▶ [Brief]
Restate the data that follows exactly as it stands, beginning with the first line and ending with the line that contains "If the Problem-solving".

▶ [Data to examine]
+++
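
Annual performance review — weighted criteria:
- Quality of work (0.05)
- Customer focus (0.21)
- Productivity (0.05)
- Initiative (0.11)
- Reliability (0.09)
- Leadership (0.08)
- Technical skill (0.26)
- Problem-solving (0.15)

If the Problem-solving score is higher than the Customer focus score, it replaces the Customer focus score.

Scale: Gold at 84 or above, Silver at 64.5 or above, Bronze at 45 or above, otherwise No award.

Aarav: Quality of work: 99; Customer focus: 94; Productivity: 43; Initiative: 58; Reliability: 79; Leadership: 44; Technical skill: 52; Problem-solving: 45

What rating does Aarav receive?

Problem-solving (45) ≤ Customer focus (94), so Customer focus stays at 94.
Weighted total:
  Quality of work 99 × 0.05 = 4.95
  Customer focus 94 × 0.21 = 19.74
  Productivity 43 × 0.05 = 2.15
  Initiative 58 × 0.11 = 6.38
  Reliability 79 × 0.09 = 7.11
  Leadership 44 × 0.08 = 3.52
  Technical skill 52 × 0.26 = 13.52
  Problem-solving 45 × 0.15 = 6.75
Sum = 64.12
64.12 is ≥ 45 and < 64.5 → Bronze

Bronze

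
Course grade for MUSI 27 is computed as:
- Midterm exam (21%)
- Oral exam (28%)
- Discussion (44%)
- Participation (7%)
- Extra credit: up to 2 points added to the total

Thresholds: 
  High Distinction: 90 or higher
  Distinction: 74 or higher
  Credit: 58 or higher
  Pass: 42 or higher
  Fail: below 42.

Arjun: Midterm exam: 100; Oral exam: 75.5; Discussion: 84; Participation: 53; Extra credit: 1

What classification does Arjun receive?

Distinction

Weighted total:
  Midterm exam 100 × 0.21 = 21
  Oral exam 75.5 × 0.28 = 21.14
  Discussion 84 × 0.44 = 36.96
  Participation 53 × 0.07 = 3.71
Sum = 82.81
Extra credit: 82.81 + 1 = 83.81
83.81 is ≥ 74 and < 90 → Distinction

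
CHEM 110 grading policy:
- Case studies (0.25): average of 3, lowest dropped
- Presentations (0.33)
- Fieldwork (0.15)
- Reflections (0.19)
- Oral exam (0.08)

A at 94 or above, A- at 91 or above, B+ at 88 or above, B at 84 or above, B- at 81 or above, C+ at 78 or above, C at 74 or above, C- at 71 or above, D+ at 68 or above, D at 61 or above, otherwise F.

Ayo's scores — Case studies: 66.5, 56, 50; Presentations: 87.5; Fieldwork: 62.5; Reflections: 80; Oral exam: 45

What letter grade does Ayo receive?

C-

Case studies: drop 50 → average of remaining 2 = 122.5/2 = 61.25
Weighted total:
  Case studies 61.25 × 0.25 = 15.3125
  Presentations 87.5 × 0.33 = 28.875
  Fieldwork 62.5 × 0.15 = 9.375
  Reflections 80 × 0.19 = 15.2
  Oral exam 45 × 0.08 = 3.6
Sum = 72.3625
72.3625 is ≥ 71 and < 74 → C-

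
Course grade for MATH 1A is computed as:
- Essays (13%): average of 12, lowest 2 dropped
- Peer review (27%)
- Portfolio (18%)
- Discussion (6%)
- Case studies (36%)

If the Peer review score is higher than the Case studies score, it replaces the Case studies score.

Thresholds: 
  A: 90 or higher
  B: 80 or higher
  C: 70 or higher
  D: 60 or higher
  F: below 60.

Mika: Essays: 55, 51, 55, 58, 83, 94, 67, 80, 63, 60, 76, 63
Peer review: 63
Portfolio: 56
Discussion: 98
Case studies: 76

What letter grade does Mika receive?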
+++
▶ [Answer to the problem]
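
Annual performance review — weighted criteria:
- Quality of work (0.05)
- Customer focus (0.21)
- Productivity (0.05)
- Initiative (0.11)
- Reliability (0.09)
- Leadership (0.08)
- Technical skill (0.26)
- Problem-solving (0.15)

If the Problem-solving score is higher than the Customer focus score, it replaces the Customer focus score.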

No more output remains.